_Problem details_: Retype, character for character, the line containing "Does there exist an integer k" along with each line after it through the end of the data, and only those.
^^^^^^^^
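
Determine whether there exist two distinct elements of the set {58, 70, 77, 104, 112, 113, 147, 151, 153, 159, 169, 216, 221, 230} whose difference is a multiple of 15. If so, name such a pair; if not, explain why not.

No, no such pair exists.

Two integers differ by a multiple of 15 exactly when they have the same residue mod 15. The residues are 58↦13, 70↦10, 77↦2, 104↦14, 112↦7, 113↦8, 147↦12, 151↦1, 153↦3, 159↦9, 169↦4, 216↦6, 221↦11, 230↦5.
All 14 residues are distinct, so no two elements differ by a multiple of 15.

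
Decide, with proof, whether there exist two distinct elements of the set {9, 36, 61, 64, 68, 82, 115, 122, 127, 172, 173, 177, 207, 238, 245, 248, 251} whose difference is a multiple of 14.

Both 9 and 177 leave remainder 9 on division by 14; their difference 168 = 12·14 is a multiple of 14.

Yes: 9 and 177.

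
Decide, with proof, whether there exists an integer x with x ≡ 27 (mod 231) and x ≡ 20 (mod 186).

gcd(231, 186) = 3. If x ≡ 27 (mod 231) and x ≡ 20 (mod 186), then x ≡ 27 (mod 3) and x ≡ 20 (mod 3).
These are incompatible: 27 − 20 = 7 is not divisible by 3.
So no integer satisfies both congruences.

No, no such integer exists.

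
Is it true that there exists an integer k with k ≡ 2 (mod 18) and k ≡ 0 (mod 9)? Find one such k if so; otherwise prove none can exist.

No, no such integer exists.

gcd(18, 9) = 9. If k ≡ 2 (mod 18) and k ≡ 0 (mod 9), then k ≡ 2 (mod 9) and k ≡ 0 (mod 9).
But 2 mod 9 = 2 while 0 mod 9 = 0, a contradiction.
Hence the system has no solution.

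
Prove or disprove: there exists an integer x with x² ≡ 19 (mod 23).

Apply Euler's criterion with the prime 23: 19 is a quadratic residue iff 19^11 ≡ 1 (mod 23), and a non-residue iff it is ≡ −1.
Squaring successively (mod 23): 19^2 = 361 ≡ 16; 19^4 ≡ 16² = 256 ≡ 3; 19^8 ≡ 3² = 9 ≡ 9.
Since 11 = 8 + 2 + 1, 19^11 ≡ 9 · 16 · 19; multiplying out mod 23: 9·16 = 144 ≡ 6, then 6·19 = 114 ≡ 22. Thus 19^11 ≡ 22 ≡ −1 (mod 23).
By Euler's criterion 19 is a quadratic non-residue mod 23: no x satisfies x² ≡ 19 (mod 23).

No, no such integer exists.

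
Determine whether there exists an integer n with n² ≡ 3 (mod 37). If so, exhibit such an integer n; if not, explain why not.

n = 15

Take n = 15. Then 15² = 225 = 6·37 + 3, so 15² ≡ 3 (mod 37).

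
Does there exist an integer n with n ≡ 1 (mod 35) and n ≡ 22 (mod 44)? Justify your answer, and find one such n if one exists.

n = 946

Since 35 and 44 share no common factor, CRT says the pair of congruences has a solution (unique mod 1540).
Any solution of the first congruence is n = 1 + 35t; substituting into the second, 35t ≡ 22 − 1 ≡ 21 (mod 44).
Since 35·39 = 1365 = 31·44 + 1, the inverse of 35 mod 44 is 39.
Multiplying by 39: t ≡ 39·21 = 819 ≡ 27 (mod 44).
With t = 27: n = 1 + 35·27 = 946.
Indeed 946 ≡ 1 (mod 35) and 946 ≡ 22 (mod 44).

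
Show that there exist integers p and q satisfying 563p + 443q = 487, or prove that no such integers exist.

563 and 443 are coprime, so 563p + 443q ranges over all of ℤ.
Run the Euclidean algorithm on 563 and 443: 563 = 1·443 + 120, 443 = 3·120 + 83, 120 = 1·83 + 37, 83 = 2·37 + 9, 37 = 4·9 + 1, 9 = 9·1 + 0.
Back-substituting, 1 = 37 − 4·9 = 37 − 4·(83 − 2·37) = −4·83 + 9·37 = −4·83 + 9·(120 − 1·83) = 9·120 − 13·83 = 9·120 − 13·(443 − 3·120) = −13·443 + 48·120 = −13·443 + 48·(563 − 1·443) = 48·563 − 61·443; that is, 563·48 + 443·(-61) = 1.
Multiplying through by 487: p = 48·487 = 23376, q = (-61)·487 = -29707 is a solution.
The general solution is p = 23376 + 443k, q = -29707 − 563k; taking k = -52 gives the smaller pair p = 340, q = -431.
Indeed 563·340 + 443·(-431) = 191420 − 190933 = 487.

p = 340, q = -431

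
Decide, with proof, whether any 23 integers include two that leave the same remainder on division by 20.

Yes, this is always true.

Each integer lies in one of the 20 residue classes modulo 20.
Placing 23 integers into 20 classes, some class receives at least two — say a and b.
So a and b have equal remainders mod 20, which is exactly what was to be shown.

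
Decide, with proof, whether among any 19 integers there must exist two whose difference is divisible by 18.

Each integer lies in one of the 18 residue classes modulo 18.
Placing 19 integers into 18 classes, some class receives at least two — say a and b.
Their difference a − b is then a multiple of 18.

True.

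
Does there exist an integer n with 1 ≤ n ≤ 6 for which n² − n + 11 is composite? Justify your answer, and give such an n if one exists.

No such integer n in that range exists.

The values for n = 1, 2, …, 6 are 11, 13, 17, 23, 31, 41, and each of these is prime.
So no value in the range makes the expression composite.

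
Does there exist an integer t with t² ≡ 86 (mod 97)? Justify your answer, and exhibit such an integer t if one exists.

t = 38 works: 38² = 1444, and 1444 − 86 = 1358 = 14·97.

t = 38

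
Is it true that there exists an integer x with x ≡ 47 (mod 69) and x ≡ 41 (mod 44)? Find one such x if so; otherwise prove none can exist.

x = 2945

The moduli 69 and 44 are coprime, so by the Chinese Remainder Theorem a unique solution modulo 3036 exists.
Any solution of the first congruence is x = 47 + 69t; substituting into the second, 69t ≡ 41 − 47 ≡ 38 (mod 44).
69 ≡ 25 (mod 44), so this reads 25t ≡ 38 (mod 44). Note 25·37 = 925 ≡ 1 (mod 44) (as 925 − 1 = 21·44), so 25⁻¹ ≡ 37.
Multiplying by 37: t ≡ 37·38 = 1406 ≡ 42 (mod 44).
With t = 42: x = 47 + 69·42 = 2945.
Verify: 2945 = 42·69 + 47 and 2945 = 66·44 + 41. ✓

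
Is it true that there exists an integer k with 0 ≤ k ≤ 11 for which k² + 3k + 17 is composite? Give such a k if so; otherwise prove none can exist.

At k = 4: 4² + 3·4 + 17 = 45 = 3·15, which is composite.

k = 4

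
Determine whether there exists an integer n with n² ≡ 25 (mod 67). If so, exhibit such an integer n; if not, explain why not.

Take n = 5. Then 5² = 25, and since 0 ≤ 25 < 67 this is already reduced: 5² ≡ 25 (mod 67).

n = 5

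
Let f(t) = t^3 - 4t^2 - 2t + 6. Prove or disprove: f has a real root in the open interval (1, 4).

Yes, f has a root in the interval.

f(1) = 1 and f(4) = -2, which have opposite signs.
As a polynomial, f is continuous on every closed interval.
By the Intermediate Value Theorem f must vanish at some point of (1, 4).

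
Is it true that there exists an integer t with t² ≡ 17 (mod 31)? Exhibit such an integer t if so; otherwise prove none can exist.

31 is prime, so by Euler's criterion 17 is a square mod 31 iff 17^((31−1)/2) = 17^15 ≡ 1 (mod 31).
Repeated squaring mod 31: 17^2 = 289 ≡ 10; 17^4 ≡ 10² = 100 ≡ 7; 17^8 ≡ 7² = 49 ≡ 18.
Since 15 = 8 + 4 + 2 + 1, 17^15 ≡ 18 · 7 · 10 · 17; multiplying out mod 31: 18·7 = 126 ≡ 2, then 2·10 = 20 ≡ 20, then 20·17 = 340 ≡ 30. Thus 17^15 ≡ 30 ≡ −1 (mod 31).
By Euler's criterion 17 is a quadratic non-residue mod 31: no t satisfies t² ≡ 17 (mod 31).

No such integer exists.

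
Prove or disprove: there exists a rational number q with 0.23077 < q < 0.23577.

Multiplying by 17: 17·0.23077 = 3.92309 and 17·0.23577 = 4.00809, so the integer 4 lies strictly between them.
So q = 4/17 works: it is a ratio of integers, and dividing 17·0.23077 < 4 < 17·0.23577 through by 17 gives 0.23077 < 4/17 < 0.23577.

q = 4/17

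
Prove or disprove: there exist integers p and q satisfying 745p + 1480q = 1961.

Both 745 and 1480 are divisible by gcd(745, 1480) = 5, hence so is any combination 745p + 1480q.
But 1961 is not a multiple of 5 (it leaves remainder 1).
Hence no integers p, q satisfy the equation.

There are no such integers.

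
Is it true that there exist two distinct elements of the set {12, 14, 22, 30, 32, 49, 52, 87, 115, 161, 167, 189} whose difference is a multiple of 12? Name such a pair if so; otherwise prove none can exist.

Reduce each element modulo 12: 12↦0, 14↦2, 22↦10, 30↦6, 32↦8, 49↦1, 52↦4, 87↦3, 115↦7, 161↦5, 167↦11, 189↦9.
No residue repeats among the 12 elements, so no pair has difference ≡ 0 (mod 12).

No, no such pair exists.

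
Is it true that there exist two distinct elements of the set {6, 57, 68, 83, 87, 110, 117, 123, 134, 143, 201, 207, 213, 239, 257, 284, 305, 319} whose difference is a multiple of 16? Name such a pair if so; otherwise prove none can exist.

The pair (6, 134) works.

Reduce each element mod 16: 6↦6, 57↦9, 68↦4, 83↦3, 87↦7, 110↦14, 117↦5, 123↦11, 134↦6, 143↦15, 201↦9, 207↦15, 213↦5, 239↦15, 257↦1, 284↦12, 305↦1, 319↦15. The residue 6 repeats (at 6 and 134), and 134 − 6 = 128 = 8·16.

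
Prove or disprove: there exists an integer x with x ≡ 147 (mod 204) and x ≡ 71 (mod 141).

There is no such integer.

Reduce both congruences modulo 3, which divides 204 and 141: they say x ≡ 147 (mod 3) and x ≡ 71 (mod 3).
But 147 mod 3 = 0 while 71 mod 3 = 2, a contradiction.
So no integer satisfies both congruences.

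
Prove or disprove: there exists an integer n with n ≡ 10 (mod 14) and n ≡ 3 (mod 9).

gcd(14, 9) = 1, so the Chinese Remainder Theorem guarantees exactly one residue class mod 126 satisfying both.
Any solution of the first congruence is n = 10 + 14t; substituting into the second, 14t ≡ 3 − 10 ≡ 2 (mod 9).
14 ≡ 5 (mod 9), so this reads 5t ≡ 2 (mod 9). Invert 5 mod 9 by the Euclidean algorithm: 9 = 1·5 + 4, 5 = 1·4 + 1, 4 = 4·1 + 0; back-substituting, 1 = 5 − 1·4 = 5 − (9 − 1·5) = −9 + 2·5. Hence 5·2 ≡ 1, so 5⁻¹ ≡ 2 (mod 9).
Multiplying by 2: t ≡ 2·2 = 4 (mod 9).
With t = 4: n = 10 + 14·4 = 66.
Verify: 66 = 4·14 + 10 and 66 = 7·9 + 3. ✓

n = 66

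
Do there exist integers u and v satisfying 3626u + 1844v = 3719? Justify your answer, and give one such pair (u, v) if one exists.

Both 3626 and 1844 are divisible by gcd(3626, 1844) = 2, hence so is any combination 3626u + 1844v.
But 3719 is not a multiple of 2 (it leaves remainder 1).
So the equation is unsolvable over ℤ.

No, no such integers exist.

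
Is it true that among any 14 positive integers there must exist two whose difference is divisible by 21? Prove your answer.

No; for instance {17, 18, 19, 20, 21, 22, 23, 24, 25, 26, 27, 28, 29, 30} is a counterexample.

Consider the 14 integers 17, 18, …, 30. They lie in distinct residue classes modulo 21, since 14 ≤ 21.
The differences between them range over 1, …, 13, none of which is divisible by 21.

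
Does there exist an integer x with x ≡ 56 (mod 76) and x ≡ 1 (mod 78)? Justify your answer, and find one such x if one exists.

There is no such integer.

gcd(76, 78) = 2. If x ≡ 56 (mod 76) and x ≡ 1 (mod 78), then x ≡ 56 (mod 2) and x ≡ 1 (mod 2).
These are incompatible: 56 − 1 = 55 is not divisible by 2.
So no integer satisfies both congruences.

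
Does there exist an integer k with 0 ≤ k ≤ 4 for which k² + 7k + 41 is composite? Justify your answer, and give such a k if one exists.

k = 1

At k = 1: 1² + 7·1 + 41 = 49 = 7·7, which is composite.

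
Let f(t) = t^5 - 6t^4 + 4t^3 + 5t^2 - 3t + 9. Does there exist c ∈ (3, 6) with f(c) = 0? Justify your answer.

Such a root exists.

f(3) = -90 and f(6) = 1035, which have opposite signs.
Since f is a polynomial it is continuous on [3, 6].
By the Intermediate Value Theorem, f takes the value 0 somewhere in the open interval.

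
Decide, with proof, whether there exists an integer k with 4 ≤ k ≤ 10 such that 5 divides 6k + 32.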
^^^^^^^^
_Task output_:
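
Does there exist an integer k with 0 ≤ k ≤ 4 for which k² + 7k + 41 is composite? Justify your answer, and give such a k if one exists.

k = 1

At k = 1: 1² + 7·1 + 41 = 49 = 7·7, which is composite.

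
Let f(t) = t^5 - 6t^4 + 4t^3 + 5t^2 - 3t + 9. Does there exist c ∈ (3, 6) with f(c) = 0? Justify your answer.

Such a root exists.

f(3) = -90 and f(6) = 1035, which have opposite signs.
Since f is a polynomial it is continuous on [3, 6].
By the Intermediate Value Theorem, f takes the value 0 somewhere in the open interval.

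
Decide, with proof, whether there exists an integer k with 4 ≤ k ≤ 10 such that 5 divides 6k + 32.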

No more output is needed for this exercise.